- Work to complete
Look below for the line with "Specimen A, a piston", then give it again exactly, along with every line that comes after it, the final line included.

-*-*-

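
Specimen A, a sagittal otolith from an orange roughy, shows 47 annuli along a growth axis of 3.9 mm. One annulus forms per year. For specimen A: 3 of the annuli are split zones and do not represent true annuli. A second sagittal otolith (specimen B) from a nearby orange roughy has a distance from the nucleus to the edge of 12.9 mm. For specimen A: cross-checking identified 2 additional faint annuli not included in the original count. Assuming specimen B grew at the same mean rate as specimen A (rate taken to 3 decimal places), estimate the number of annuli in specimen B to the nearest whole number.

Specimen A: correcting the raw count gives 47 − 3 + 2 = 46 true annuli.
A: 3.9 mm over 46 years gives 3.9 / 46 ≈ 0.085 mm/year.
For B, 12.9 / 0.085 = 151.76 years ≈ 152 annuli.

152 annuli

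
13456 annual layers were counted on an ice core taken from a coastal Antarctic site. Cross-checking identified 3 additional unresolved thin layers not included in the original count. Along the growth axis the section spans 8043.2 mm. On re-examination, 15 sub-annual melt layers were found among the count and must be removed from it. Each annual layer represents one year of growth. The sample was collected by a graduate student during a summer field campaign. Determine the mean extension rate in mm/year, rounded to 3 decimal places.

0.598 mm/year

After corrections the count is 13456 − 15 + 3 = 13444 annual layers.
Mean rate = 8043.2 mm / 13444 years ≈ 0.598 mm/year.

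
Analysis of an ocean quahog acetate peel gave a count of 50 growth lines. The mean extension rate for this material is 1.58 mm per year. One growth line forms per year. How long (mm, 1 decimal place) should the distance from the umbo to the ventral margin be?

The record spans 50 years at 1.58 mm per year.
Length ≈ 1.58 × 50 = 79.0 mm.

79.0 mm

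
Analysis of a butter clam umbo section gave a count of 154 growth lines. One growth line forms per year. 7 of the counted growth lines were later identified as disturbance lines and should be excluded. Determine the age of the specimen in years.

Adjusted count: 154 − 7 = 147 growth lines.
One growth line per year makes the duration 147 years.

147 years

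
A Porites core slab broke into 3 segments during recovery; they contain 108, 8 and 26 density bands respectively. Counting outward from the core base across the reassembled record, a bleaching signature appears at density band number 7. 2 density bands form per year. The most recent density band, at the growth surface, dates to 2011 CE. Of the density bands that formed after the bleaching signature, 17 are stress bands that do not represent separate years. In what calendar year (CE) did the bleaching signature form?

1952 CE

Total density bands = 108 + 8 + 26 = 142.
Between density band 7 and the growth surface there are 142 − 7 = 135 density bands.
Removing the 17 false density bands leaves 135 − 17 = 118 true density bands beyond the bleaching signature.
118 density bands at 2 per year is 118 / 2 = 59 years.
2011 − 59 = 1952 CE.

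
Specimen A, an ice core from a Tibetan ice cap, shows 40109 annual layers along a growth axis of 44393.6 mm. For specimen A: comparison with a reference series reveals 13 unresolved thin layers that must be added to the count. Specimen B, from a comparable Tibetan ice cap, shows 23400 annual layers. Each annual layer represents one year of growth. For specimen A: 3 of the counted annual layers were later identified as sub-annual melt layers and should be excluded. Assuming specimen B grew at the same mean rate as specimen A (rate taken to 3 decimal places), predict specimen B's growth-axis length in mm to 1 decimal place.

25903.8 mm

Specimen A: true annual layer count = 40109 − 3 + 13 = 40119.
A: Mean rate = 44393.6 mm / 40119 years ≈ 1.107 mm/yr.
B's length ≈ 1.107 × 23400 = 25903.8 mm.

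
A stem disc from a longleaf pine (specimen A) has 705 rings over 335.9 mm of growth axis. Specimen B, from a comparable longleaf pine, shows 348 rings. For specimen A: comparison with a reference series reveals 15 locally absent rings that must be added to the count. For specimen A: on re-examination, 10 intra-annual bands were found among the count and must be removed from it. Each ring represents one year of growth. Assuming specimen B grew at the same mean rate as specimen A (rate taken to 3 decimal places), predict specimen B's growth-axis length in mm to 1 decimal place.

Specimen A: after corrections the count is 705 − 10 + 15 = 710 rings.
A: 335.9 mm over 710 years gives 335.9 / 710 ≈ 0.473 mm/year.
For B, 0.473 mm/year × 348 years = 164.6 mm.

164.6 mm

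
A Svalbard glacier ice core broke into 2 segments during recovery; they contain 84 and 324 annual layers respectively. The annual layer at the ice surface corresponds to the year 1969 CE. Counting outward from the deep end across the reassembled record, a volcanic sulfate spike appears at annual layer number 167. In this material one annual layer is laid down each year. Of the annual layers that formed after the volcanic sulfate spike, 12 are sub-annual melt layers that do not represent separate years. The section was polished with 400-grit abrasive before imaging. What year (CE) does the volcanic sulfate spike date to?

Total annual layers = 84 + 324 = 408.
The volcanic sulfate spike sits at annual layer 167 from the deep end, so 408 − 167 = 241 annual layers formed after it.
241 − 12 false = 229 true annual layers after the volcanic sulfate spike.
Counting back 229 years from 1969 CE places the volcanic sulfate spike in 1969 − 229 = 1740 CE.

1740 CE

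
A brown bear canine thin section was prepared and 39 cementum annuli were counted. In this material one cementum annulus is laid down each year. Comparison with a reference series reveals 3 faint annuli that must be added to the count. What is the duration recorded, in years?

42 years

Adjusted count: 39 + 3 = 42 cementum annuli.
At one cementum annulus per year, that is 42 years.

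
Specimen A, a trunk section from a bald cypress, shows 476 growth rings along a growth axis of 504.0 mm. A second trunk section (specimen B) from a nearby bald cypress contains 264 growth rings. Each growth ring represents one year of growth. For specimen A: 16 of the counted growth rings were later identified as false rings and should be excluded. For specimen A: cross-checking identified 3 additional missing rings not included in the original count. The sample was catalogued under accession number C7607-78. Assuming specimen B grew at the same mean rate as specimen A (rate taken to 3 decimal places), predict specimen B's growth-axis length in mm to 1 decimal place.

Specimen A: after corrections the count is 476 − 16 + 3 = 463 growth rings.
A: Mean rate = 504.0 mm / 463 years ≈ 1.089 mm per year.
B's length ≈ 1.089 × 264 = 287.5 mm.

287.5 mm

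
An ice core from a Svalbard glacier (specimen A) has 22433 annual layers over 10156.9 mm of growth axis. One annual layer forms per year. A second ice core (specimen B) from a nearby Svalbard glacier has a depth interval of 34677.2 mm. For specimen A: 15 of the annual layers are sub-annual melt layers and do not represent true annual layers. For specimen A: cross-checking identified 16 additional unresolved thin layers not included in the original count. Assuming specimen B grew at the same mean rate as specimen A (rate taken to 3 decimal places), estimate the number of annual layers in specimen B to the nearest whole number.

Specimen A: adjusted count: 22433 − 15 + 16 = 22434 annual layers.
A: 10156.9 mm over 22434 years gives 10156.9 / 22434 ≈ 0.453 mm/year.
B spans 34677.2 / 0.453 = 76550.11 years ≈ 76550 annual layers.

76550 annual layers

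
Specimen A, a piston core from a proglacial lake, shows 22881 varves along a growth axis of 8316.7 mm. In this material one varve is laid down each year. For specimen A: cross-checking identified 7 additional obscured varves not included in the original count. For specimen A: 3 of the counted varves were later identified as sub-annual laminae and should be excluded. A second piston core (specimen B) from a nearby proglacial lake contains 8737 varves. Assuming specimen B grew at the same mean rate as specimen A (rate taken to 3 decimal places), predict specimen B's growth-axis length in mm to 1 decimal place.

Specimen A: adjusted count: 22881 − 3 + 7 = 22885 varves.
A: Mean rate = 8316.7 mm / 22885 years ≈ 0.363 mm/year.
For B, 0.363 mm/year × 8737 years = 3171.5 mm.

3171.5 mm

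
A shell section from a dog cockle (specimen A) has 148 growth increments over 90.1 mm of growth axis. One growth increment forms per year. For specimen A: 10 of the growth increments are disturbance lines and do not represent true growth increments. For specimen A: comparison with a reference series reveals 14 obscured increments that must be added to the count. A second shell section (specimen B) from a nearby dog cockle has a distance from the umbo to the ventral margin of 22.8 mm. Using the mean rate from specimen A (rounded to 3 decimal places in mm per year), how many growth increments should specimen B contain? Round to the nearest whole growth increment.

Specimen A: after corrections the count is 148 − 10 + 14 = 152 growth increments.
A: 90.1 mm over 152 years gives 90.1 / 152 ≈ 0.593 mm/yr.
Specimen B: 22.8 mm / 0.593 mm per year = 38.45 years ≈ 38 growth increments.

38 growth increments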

-*-*-

- Task output
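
Specimen A, a piston core from a proglacial lake, shows 22881 varves along a growth axis of 8316.7 mm. In this material one varve is laid down each year. For specimen A: cross-checking identified 7 additional obscured varves not included in the original count. For specimen A: 3 of the counted varves were later identified as sub-annual laminae and should be excluded. A second piston core (specimen B) from a nearby proglacial lake contains 8737 varves. Assuming specimen B grew at the same mean rate as specimen A (rate taken to 3 decimal places), predict specimen B's growth-axis length in mm to 1 decimal place.

Specimen A: adjusted count: 22881 − 3 + 7 = 22885 varves.
A: Mean rate = 8316.7 mm / 22885 years ≈ 0.363 mm/year.
For B, 0.363 mm/year × 8737 years = 3171.5 mm.

3171.5 mm

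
A shell section from a dog cockle (specimen A) has 148 growth increments over 90.1 mm of growth axis. One growth increment forms per year. For specimen A: 10 of the growth increments are disturbance lines and do not represent true growth increments. For specimen A: comparison with a reference series reveals 14 obscured increments that must be added to the count. A second shell section (specimen B) from a nearby dog cockle has a distance from the umbo to the ventral margin of 22.8 mm. Using the mean rate from specimen A (rounded to 3 decimal places in mm per year), how many growth increments should specimen B contain? Round to the nearest whole growth increment.

Specimen A: after corrections the count is 148 − 10 + 14 = 152 growth increments.
A: 90.1 mm over 152 years gives 90.1 / 152 ≈ 0.593 mm/yr.
Specimen B: 22.8 mm / 0.593 mm per year = 38.45 years ≈ 38 growth increments.

38 growth increments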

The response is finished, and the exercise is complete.